*Description of the task:* Among the lines below, a stretch begins at the one with "State pH is" and ends at the one with "The tape is". Repeat that stretch exactly, ends included.

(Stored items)

· · · · ·

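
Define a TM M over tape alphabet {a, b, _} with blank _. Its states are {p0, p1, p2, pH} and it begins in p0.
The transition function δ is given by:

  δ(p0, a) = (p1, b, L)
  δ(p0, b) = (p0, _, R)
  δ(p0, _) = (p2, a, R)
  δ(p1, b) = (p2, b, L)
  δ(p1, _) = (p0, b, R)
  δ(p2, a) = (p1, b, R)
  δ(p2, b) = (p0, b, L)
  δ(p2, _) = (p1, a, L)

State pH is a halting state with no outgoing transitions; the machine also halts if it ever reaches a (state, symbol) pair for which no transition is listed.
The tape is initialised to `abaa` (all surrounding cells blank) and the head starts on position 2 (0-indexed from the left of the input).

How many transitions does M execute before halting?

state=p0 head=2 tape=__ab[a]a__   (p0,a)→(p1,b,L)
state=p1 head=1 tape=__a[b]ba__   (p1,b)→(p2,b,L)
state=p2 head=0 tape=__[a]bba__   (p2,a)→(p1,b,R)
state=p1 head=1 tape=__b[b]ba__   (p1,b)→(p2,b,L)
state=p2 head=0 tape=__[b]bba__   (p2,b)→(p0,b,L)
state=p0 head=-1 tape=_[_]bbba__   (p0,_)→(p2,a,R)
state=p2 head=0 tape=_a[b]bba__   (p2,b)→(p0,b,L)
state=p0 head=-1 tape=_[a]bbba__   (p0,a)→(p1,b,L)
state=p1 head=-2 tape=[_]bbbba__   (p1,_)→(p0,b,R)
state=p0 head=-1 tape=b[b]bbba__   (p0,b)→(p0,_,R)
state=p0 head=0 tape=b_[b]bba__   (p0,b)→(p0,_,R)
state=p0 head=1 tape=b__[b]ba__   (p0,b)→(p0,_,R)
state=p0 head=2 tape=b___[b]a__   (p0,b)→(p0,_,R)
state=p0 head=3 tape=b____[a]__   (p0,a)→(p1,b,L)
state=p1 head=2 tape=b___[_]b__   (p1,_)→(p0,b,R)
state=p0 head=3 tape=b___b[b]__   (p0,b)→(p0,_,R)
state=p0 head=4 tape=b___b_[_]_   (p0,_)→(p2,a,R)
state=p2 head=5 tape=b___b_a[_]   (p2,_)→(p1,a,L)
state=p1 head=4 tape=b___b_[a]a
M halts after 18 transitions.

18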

· · · · ·

*Result below:*
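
State pH is a halting state with no outgoing transitions; the machine also halts if it ever reaches a (state, symbol) pair for which no transition is listed.
The tape is initialised to `abaa` (all surrounding cells blank) and the head starts on position 2 (0-indexed from the left of the input).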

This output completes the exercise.